### Problem to work on
Copy out each line in the material below that has the word "init".

### Material shown
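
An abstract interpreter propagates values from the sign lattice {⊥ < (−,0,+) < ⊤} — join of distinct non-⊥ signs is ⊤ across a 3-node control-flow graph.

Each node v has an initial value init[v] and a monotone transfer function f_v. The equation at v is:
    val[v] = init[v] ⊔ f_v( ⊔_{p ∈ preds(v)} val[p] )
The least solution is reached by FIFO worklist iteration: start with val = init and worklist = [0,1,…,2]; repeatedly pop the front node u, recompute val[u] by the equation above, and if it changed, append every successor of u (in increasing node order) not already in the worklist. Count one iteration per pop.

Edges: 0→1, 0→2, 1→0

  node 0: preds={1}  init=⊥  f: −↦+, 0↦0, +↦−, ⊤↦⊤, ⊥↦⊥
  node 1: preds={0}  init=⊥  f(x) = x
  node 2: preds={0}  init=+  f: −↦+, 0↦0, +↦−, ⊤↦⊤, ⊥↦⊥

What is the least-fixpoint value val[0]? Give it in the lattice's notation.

⊥

Iteration log — 3 steps:
  step 1. node 0  ⊔preds=⊥  new=⊥  stable
  step 2. node 1  ⊔preds=⊥  new=⊥  stable
  step 3. node 2  ⊔preds=⊥  new=+  stable

Least fixpoint reached:
  node 0: ⊥
  node 1: ⊥
  node 2: +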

### Answer box
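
Each node v has an initial value init[v] and a monotone transfer function f_v. The equation at v is:
    val[v] = init[v] ⊔ f_v( ⊔_{p ∈ preds(v)} val[p] )
The least solution is reached by FIFO worklist iteration: start with val = init and worklist = [0,1,…,2]; repeatedly pop the front node u, recompute val[u] by the equation above, and if it changed, append every successor of u (in increasing node order) not already in the worklist. Count one iteration per pop.
  node 0: preds={1}  init=⊥  f: −↦+, 0↦0, +↦−, ⊤↦⊤, ⊥↦⊥
  node 1: preds={0}  init=⊥  f(x) = x
  node 2: preds={0}  init=+  f: −↦+, 0↦0, +↦−, ⊤↦⊤, ⊥↦⊥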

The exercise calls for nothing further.